Description of the task: An exact copy of all the data is the expected answer.

[Stored data]
----------------
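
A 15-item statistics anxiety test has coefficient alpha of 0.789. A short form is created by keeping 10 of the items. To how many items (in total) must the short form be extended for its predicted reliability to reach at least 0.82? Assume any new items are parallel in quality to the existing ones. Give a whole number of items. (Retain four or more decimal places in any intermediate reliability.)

Short-form reliability: n = 10/15 = 0.6667; r_10 = n·r/(1+(n−1)r) ≈ 0.7137
Then solve for n' with r_old = 0.7137, r_target = 0.82: n' = 0.82(1 − 0.7137)/[0.7137(1 − 0.82)] = 1.8275
Total items = 1.8275 × 10 = 18.27, rounded up to 19.

19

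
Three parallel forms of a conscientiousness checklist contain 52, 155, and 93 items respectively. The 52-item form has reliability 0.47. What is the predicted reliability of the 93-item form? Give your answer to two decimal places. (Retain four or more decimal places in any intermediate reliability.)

The 155-item form is not needed; work directly from the 52-item form with n = 93/52 = 1.7885.
r_{93} = n·r / (1 + (n − 1)·r) = 0.8406 / 1.3706 ≈ 0.6133

0.61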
----------------
Reply:
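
A 15-item statistics anxiety test has coefficient alpha of 0.789. A short form is created by keeping 10 of the items. To how many items (in total) must the short form be extended for its predicted reliability to reach at least 0.82? Assume any new items are parallel in quality to the existing ones. Give a whole number of items. (Retain four or more decimal places in any intermediate reliability.)

Short-form reliability: n = 10/15 = 0.6667; r_10 = n·r/(1+(n−1)r) ≈ 0.7137
Then solve for n' with r_old = 0.7137, r_target = 0.82: n' = 0.82(1 − 0.7137)/[0.7137(1 − 0.82)] = 1.8275
Total items = 1.8275 × 10 = 18.27, rounded up to 19.

19

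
Three parallel forms of a conscientiousness checklist contain 52, 155, and 93 items respectively. The 52-item form has reliability 0.47. What is the predicted reliability of the 93-item form? Give your answer to two decimal places. (Retain four or more decimal places in any intermediate reliability.)

The 155-item form is not needed; work directly from the 52-item form with n = 93/52 = 1.7885.
r_{93} = n·r / (1 + (n − 1)·r) = 0.8406 / 1.3706 ≈ 0.6133

0.61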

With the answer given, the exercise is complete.